### WHAT IS BEING ASKED
When you find the line that contains "beamtime | 15 | 45 |", restate it and all lines after it exactly, stopping at the end of the material.

###

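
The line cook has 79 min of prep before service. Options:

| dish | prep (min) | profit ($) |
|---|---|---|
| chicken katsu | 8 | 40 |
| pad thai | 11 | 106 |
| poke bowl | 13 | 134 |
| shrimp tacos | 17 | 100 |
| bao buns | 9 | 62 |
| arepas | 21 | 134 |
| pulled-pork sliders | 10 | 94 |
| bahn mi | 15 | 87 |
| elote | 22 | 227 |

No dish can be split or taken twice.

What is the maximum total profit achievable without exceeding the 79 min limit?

695

Ranking by ratio (profit/min): elote 10.32, poke bowl 10.31, pad thai 9.64, pulled-pork sliders 9.40.
Greedy by ratio would take chicken katsu + pad thai + poke bowl + bao buns + pulled-pork sliders + elote: 73 min used, total 663.
Replace chicken katsu and bao buns with arepas: the trade gains 32 net, giving 695 at 77 min.
Next best is chicken katsu + pad thai + poke bowl + pulled-pork sliders + bahn mi + elote at 688 (79 min) — short by 7.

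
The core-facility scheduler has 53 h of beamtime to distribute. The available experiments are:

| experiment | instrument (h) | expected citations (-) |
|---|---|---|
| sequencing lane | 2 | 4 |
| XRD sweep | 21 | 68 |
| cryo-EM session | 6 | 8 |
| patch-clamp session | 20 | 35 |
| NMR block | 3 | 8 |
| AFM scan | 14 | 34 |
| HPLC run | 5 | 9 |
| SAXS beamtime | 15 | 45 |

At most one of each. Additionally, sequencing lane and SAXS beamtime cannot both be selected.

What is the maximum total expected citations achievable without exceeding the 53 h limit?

155

XRD sweep + NMR block + AFM scan + SAXS beamtime uses 53 of the 53 h and totals 155.
The closest alternative, XRD sweep + AFM scan + SAXS beamtime, reaches only 147.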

###

### REPLY TO THE EXERCISE
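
| SAXS beamtime | 15 | 45 |

At most one of each. Additionally, sequencing lane and SAXS beamtime cannot both be selected.

What is the maximum total expected citations achievable without exceeding the 53 h limit?

155

XRD sweep + NMR block + AFM scan + SAXS beamtime uses 53 of the 53 h and totals 155.
The closest alternative, XRD sweep + AFM scan + SAXS beamtime, reaches only 147.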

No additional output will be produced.